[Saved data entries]
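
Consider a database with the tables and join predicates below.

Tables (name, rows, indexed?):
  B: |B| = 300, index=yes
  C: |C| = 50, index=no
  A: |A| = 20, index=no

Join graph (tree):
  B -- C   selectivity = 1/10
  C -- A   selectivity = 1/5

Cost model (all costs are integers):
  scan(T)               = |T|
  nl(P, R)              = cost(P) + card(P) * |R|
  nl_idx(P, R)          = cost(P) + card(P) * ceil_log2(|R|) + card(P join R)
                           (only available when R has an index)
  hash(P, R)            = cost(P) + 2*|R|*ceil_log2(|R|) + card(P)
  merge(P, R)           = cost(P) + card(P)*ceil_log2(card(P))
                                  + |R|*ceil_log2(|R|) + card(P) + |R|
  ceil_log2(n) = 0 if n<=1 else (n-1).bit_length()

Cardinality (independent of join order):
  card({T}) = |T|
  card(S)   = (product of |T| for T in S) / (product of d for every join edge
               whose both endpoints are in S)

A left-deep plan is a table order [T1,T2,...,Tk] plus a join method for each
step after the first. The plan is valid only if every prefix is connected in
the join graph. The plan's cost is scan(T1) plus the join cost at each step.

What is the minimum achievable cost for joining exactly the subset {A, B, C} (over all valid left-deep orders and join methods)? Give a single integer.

2900

Selinger DP over subsets of {A,B,C}:
  {B}: scan cost=300, card=300
  {C}: scan cost=50, card=50
  {A}: scan cost=20, card=20
  {BC}: card=1500; try (C,hash)→1200, (B,nl_idx)→2000, (B,merge)→3400, (C,merge)→3650, (B,hash)→5500, (B,nl)→15050 …(+1); best=1200 via (C,hash)
  {AC}: card=200; try (A,hash)→300, (C,merge)→490, (A,merge)→520, (C,hash)→640, (C,nl)→1020, (A,nl)→1050; best=300 via (A,hash)
  {ABC}: card=6000; try (A,hash)→2900, (B,merge)→5100, (B,hash)→5900, (B,nl_idx)→8100, (A,merge)→19320, (A,nl)→31200 …(+1); best=2900 via (A,hash)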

▸ Problem description
Tally the lines of the records that contain the word "each", then give only the tally.

▸ Task response
2